*** Begin section ***

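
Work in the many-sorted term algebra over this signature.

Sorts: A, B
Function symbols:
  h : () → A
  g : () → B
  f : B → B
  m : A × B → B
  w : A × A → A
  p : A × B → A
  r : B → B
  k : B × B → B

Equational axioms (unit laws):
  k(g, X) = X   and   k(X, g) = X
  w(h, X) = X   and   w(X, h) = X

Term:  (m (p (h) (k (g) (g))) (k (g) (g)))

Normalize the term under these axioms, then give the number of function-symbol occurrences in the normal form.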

*** End section ***

TASK DIRECTIONS: The required output is the whole listing, printed again exactly.

EXERCISE RESPONSE:
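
Work in the many-sorted term algebra over this signature.

Sorts: A, B
Function symbols:
  h : () → A
  g : () → B
  f : B → B
  m : A × B → B
  w : A × A → A
  p : A × B → A
  r : B → B
  k : B × B → B

Equational axioms (unit laws):
  k(g, X) = X   and   k(X, g) = X
  w(h, X) = X   and   w(X, h) = X

Term:  (m (p (h) (k (g) (g))) (k (g) (g)))

Normalize the term under these axioms, then give the number of function-symbol occurrences in the normal form.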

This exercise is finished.